*What needs to be done:* From the records below, pull each line that has "your".
Task input START
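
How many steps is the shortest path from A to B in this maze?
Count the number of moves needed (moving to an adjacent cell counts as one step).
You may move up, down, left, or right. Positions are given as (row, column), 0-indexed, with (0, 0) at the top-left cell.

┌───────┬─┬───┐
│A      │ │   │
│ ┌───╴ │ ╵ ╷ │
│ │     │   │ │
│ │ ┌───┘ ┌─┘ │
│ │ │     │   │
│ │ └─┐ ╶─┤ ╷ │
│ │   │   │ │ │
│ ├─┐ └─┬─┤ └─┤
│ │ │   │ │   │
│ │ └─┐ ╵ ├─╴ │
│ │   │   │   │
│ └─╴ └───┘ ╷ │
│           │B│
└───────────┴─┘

Using BFS to find shortest path:
Start: (0, 0), End: (6, 6)
Path found:
(0,0) → (1,0) → (2,0) → (3,0) → (4,0) → (5,0) → (6,0) → (6,1) → (6,2) → (6,3) → (6,4) → (6,5) → (5,5) → (5,6) → (6,6)
Number of steps: 14

Solution:

┌───────┬─┬───┐
│A      │ │   │
│ ┌───╴ │ ╵ ╷ │
│↓│     │   │ │
│ │ ┌───┘ ┌─┘ │
│↓│ │     │   │
│ │ └─┐ ╶─┤ ╷ │
│↓│   │   │ │ │
│ ├─┐ └─┬─┤ └─┤
│↓│ │   │ │   │
│ │ └─┐ ╵ ├─╴ │
│↓│   │   │↱ ↓│
│ └─╴ └───┘ ╷ │
│↳ → → → → ↑│B│
└───────────┴─┘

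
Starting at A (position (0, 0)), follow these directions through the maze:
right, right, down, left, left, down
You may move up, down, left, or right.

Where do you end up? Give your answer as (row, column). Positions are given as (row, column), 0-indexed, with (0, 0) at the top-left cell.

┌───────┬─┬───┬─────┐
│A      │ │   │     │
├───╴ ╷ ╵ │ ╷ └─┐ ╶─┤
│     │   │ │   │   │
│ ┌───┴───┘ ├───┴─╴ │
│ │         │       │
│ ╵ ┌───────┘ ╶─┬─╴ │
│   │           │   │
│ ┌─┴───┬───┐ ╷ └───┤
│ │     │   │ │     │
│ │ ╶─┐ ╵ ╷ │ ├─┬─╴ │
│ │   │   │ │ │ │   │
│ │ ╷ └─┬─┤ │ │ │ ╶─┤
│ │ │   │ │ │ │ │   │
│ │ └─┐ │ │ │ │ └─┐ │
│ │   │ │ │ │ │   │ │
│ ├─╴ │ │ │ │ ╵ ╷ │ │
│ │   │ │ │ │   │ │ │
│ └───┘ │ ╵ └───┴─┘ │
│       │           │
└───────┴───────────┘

Following directions step by step:
Start: (0, 0)
  right: (0, 0) → (0, 1)
  right: (0, 1) → (0, 2)
  down: (0, 2) → (1, 2)
  left: (1, 2) → (1, 1)
  left: (1, 1) → (1, 0)
  down: (1, 0) → (2, 0)
Final position: (2, 0)

Path taken:

┌───────┬─┬───┬─────┐
│A → ↓  │ │   │     │
├───╴ ╷ ╵ │ ╷ └─┐ ╶─┤
│↓ ← ↲│   │ │   │   │
│ ┌───┴───┘ ├───┴─╴ │
│B│         │       │
│ ╵ ┌───────┘ ╶─┬─╴ │
│   │           │   │
│ ┌─┴───┬───┐ ╷ └───┤
│ │     │   │ │     │
│ │ ╶─┐ ╵ ╷ │ ├─┬─╴ │
│ │   │   │ │ │ │   │
│ │ ╷ └─┬─┤ │ │ │ ╶─┤
│ │ │   │ │ │ │ │   │
│ │ └─┐ │ │ │ │ └─┐ │
│ │   │ │ │ │ │   │ │
│ ├─╴ │ │ │ │ ╵ ╷ │ │
│ │   │ │ │ │   │ │ │
│ └───┘ │ ╵ └───┴─┘ │
│       │           │
└───────┴───────────┘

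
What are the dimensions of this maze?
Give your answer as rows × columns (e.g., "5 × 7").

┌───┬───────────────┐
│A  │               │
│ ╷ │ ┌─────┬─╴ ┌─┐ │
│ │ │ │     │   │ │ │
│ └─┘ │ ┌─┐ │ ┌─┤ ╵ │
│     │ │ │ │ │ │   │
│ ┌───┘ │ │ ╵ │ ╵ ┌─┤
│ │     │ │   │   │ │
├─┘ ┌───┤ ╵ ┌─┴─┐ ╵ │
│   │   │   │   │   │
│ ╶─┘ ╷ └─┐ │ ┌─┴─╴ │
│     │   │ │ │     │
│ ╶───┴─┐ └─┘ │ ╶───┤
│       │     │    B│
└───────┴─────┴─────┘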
Task input END
*Expected answer:*
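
Where do you end up? Give your answer as (row, column). Positions are given as (row, column), 0-indexed, with (0, 0) at the top-left cell.
Give your answer as rows × columns (e.g., "5 × 7").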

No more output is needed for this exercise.